[Saved entries]
>>>>

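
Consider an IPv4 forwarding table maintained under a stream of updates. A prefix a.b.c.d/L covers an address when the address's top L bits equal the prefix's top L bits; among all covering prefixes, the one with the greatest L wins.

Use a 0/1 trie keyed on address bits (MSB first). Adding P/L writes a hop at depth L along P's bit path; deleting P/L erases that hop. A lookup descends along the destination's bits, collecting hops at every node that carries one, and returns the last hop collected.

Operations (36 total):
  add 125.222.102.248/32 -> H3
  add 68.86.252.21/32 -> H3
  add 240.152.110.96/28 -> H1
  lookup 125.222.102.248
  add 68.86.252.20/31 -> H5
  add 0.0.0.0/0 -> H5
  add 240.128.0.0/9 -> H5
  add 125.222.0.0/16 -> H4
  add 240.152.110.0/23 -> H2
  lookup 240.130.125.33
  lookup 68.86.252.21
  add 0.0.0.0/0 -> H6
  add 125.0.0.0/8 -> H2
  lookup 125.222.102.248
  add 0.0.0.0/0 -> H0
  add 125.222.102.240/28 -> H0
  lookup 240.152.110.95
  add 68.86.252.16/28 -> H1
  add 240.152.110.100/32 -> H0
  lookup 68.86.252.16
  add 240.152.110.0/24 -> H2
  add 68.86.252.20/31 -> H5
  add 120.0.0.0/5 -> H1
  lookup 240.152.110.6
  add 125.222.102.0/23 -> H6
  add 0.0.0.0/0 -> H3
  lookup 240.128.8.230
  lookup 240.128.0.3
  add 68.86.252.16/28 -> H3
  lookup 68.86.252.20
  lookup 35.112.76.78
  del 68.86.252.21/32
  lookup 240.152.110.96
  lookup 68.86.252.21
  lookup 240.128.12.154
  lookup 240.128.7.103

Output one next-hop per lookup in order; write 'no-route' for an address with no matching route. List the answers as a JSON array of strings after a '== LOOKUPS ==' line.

Trace:
  add 125.222.102.248/32 -> H3 at depth 32
  add 68.86.252.21/32 -> H3 at depth 32
  add 240.152.110.96/28 -> H1 at depth 28
  Q 125.222.102.248: descend 01111101110111100110011011111000 ; hops seen [H3] ; pick H3
  add 68.86.252.20/31 -> H5 at depth 31
  add 0.0.0.0/0 -> H5 at depth 0
  add 240.128.0.0/9 -> H5 at depth 9
  add 125.222.0.0/16 -> H4 at depth 16
  add 240.152.110.0/23 -> H2 at depth 23
  Q 240.130.125.33: descend 11110000100 ; hops seen [H5,H5] ; pick H5
  Q 68.86.252.21: descend 01000100010101101111110000010101 ; hops seen [H5,H5,H3] ; pick H3
  add 0.0.0.0/0 -> H6 at depth 0
  add 125.0.0.0/8 -> H2 at depth 8
  Q 125.222.102.248: descend 01111101110111100110011011111000 ; hops seen [H6,H2,H4,H3] ; pick H3
  add 0.0.0.0/0 -> H0 at depth 0
  add 125.222.102.240/28 -> H0 at depth 28
  Q 240.152.110.95: descend 11110000100110000110111001 ; hops seen [H0,H5,H2] ; pick H2
  add 68.86.252.16/28 -> H1 at depth 28
  add 240.152.110.100/32 -> H0 at depth 32
  Q 68.86.252.16: descend 01000100010101101111110000010 ; hops seen [H0,H1] ; pick H1
  add 240.152.110.0/24 -> H2 at depth 24
  add 68.86.252.20/31 -> H5 at depth 31
  add 120.0.0.0/5 -> H1 at depth 5
  Q 240.152.110.6: descend 1111000010011000011011100 ; hops seen [H0,H5,H2,H2] ; pick H2
  add 125.222.102.0/23 -> H6 at depth 23
  add 0.0.0.0/0 -> H3 at depth 0
  Q 240.128.8.230: descend 11110000100 ; hops seen [H3,H5] ; pick H5
  Q 240.128.0.3: descend 11110000100 ; hops seen [H3,H5] ; pick H5
  add 68.86.252.16/28 -> H3 at depth 28
  Q 68.86.252.20: descend 0100010001010110111111000001010 ; hops seen [H3,H3,H5] ; pick H5
  Q 35.112.76.78: descend 0 ; hops seen [H3] ; pick H3
  del 68.86.252.21/32 (clear depth 32)
  Q 240.152.110.96: descend 11110000100110000110111001100 ; hops seen [H3,H5,H2,H2,H1] ; pick H1
  Q 68.86.252.21: descend 01000100010101101111110000010101 ; hops seen [H3,H3,H5] ; pick H5
  Q 240.128.12.154: descend 11110000100 ; hops seen [H3,H5] ; pick H5
  Q 240.128.7.103: descend 11110000100 ; hops seen [H3,H5] ; pick H5

== LOOKUPS ==
["H3","H5","H3","H3","H2","H1","H2","H5","H5","H5","H3","H1","H5","H5","H5"]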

<<<<

◆ **Work instruction**
Please copy each line of the entries in which the word "bits" shows up.

◆ **Result of the exercise**
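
Consider an IPv4 forwarding table maintained under a stream of updates. A prefix a.b.c.d/L covers an address when the address's top L bits equal the prefix's top L bits; among all covering prefixes, the one with the greatest L wins.
Use a 0/1 trie keyed on address bits (MSB first). Adding P/L writes a hop at depth L along P's bit path; deleting P/L erases that hop. A lookup descends along the destination's bits, collecting hops at every node that carries one, and returns the last hop collected.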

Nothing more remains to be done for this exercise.